Top of Data to examine

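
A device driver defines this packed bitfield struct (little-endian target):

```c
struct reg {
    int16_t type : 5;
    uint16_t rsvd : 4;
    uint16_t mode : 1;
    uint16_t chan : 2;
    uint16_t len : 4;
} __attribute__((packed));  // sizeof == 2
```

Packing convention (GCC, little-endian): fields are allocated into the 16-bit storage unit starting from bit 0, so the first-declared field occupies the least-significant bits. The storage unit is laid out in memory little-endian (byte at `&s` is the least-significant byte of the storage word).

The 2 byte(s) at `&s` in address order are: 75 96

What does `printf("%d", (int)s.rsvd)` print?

3

[0]=0x75 [1]=0x96 (little-endian) → word 0x9675
type:5 @ bit 0 → (0x9675>>0)&0x1f = 0x15
rsvd:4 @ bit 5 → (0x9675>>5)&0xf = 0x3  ←
mode:1 @ bit 9 → (0x9675>>9)&0x1 = 0x1
chan:2 @ bit 10 → (0x9675>>10)&0x3 = 0x1
len:4 @ bit 12 → (0x9675>>12)&0xf = 0x9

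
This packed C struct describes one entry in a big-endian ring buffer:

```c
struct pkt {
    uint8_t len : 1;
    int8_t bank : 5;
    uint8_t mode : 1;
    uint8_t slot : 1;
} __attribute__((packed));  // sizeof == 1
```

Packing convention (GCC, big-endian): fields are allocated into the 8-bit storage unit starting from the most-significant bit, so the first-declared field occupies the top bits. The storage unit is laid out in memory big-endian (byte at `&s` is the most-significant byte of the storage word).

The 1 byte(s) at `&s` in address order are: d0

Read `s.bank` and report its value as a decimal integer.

-12

[0]=0xd0 (big-endian) → word 0xd0
len [7+:1] = (word>>7) & 0x1 = 1
bank [2+:5] = (word>>2) & 0x1f = 20  ←
mode [1+:1] = (word>>1) & 0x1 = 0
slot [0+:1] = (word>>0) & 0x1 = 0
bank signed 5b, MSB=1: 20 - 32 = -12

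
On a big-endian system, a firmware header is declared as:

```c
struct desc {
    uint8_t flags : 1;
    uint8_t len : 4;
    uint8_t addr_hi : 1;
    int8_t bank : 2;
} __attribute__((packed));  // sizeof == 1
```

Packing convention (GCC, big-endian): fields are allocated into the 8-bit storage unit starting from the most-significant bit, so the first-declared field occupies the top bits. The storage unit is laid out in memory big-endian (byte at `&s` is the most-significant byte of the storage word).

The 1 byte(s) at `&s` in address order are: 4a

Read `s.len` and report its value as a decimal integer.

9

[0]=0x4a (big-endian) → word 0x4a
flags:1 @ bit 7 → (0x4a>>7)&0x1 = 0x0
len:4 @ bit 3 → (0x4a>>3)&0xf = 0x9  ←
addr_hi:1 @ bit 2 → (0x4a>>2)&0x1 = 0x0
bank:2 @ bit 0 → (0x4a>>0)&0x3 = 0x2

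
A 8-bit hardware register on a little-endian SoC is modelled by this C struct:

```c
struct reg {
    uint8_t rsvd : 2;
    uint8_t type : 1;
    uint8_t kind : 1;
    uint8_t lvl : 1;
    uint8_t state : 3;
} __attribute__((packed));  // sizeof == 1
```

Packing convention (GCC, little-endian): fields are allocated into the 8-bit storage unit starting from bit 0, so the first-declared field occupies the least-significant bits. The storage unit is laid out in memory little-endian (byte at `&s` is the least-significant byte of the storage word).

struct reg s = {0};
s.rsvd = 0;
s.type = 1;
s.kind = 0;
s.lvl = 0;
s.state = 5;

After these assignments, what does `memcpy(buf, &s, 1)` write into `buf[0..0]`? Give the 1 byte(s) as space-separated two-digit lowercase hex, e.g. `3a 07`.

rsvd:2 = 0 → 0x0 << 0 → word 0x00
type:1 = 1 → 0x1 << 2 → word 0x04
kind:1 = 0 → 0x0 << 3 → word 0x04
lvl:1 = 0 → 0x0 << 4 → word 0x04
state:3 = 5 → 0x5 << 5 → word 0xa4
word = 0xa4 → little-endian bytes:
  [0]=0xa4

a4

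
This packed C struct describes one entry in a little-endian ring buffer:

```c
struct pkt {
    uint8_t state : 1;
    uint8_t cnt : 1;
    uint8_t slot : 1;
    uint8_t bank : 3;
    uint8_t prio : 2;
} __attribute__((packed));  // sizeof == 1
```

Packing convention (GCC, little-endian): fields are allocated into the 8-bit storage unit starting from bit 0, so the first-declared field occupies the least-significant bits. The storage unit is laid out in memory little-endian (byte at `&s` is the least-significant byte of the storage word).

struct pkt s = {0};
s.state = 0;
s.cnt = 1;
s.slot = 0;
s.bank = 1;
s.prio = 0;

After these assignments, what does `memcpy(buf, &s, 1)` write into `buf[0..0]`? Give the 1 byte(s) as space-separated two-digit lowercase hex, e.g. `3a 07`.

state (1b) val=0 bits=0x0 at bit 0: 0x00
cnt (1b) val=1 bits=0x1 at bit 1: 0x02
slot (1b) val=0 bits=0x0 at bit 2: 0x02
bank (3b) val=1 bits=0x1 at bit 3: 0x0a
prio (2b) val=0 bits=0x0 at bit 6: 0x0a
word = 0x0a → little-endian bytes:
  [0]=0x0a

0a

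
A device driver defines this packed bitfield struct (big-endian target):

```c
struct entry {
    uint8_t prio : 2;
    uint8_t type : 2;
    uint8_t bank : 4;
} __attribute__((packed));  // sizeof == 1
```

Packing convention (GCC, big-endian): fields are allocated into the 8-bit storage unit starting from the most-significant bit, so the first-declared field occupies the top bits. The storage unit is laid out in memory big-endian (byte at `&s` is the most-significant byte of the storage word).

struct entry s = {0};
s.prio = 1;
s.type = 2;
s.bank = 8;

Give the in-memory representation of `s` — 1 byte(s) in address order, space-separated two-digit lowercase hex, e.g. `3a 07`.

prio (2b) val=1 bits=0x1 at bit 6: 0x40
type (2b) val=2 bits=0x2 at bit 4: 0x60
bank (4b) val=8 bits=0x8 at bit 0: 0x68
word = 0x68 → big-endian bytes:
  [0]=0x68

68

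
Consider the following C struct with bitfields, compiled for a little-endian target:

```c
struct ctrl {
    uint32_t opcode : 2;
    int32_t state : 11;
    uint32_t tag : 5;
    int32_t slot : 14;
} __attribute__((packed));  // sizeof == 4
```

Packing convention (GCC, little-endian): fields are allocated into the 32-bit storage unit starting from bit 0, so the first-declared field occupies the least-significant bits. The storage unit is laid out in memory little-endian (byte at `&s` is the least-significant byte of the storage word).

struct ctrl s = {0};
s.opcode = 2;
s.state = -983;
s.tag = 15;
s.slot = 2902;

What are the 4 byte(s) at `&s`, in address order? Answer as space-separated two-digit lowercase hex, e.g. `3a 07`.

[0+:2] opcode=2 & 0x3 = 0x2; word=0x00000002
[2+:11] state=-983 & 0x7ff = 0x429; word=0x000010a6
[13+:5] tag=15 & 0x1f = 0xf; word=0x0001f0a6
[18+:14] slot=2902 & 0x3fff = 0xb56; word=0x2d59f0a6
word = 0x2d59f0a6 → little-endian bytes:
  [0]=0xa6  [1]=0xf0  [2]=0x59  [3]=0x2d

a6 f0 59 2d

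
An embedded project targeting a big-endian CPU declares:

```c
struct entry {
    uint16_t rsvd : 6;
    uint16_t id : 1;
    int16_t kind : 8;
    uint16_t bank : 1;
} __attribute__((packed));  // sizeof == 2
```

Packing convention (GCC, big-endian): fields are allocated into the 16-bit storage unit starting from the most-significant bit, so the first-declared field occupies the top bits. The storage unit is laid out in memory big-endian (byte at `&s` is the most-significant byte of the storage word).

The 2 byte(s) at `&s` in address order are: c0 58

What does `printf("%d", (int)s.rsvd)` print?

[0]=0xc0 [1]=0x58 (big-endian) → word 0xc058
rsvd:6 @ bit 10 → (0xc058>>10)&0x3f = 0x30  ←
id:1 @ bit 9 → (0xc058>>9)&0x1 = 0x0
kind:8 @ bit 1 → (0xc058>>1)&0xff = 0x2c
bank:1 @ bit 0 → (0xc058>>0)&0x1 = 0x0

48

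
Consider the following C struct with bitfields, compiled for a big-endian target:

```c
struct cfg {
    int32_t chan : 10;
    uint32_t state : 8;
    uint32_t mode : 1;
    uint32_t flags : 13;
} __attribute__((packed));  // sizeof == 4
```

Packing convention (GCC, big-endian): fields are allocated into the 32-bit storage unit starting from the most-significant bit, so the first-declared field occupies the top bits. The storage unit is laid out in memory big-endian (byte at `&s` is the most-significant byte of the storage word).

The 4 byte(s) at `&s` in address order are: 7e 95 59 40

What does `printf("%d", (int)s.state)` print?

[0]=0x7e [1]=0x95 [2]=0x59 [3]=0x40 (big-endian) → word 0x7e955940
chan [22+:10] = (word>>22) & 0x3ff = 506
state [14+:8] = (word>>14) & 0xff = 85  ←
mode [13+:1] = (word>>13) & 0x1 = 0
flags [0+:13] = (word>>0) & 0x1fff = 6464

85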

Bottom of Data to examine

Problem statement: Should a line in the material contain "compiled", copy it.

Completed task:
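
Consider the following C struct with bitfields, compiled for a little-endian target:
Consider the following C struct with bitfields, compiled for a big-endian target: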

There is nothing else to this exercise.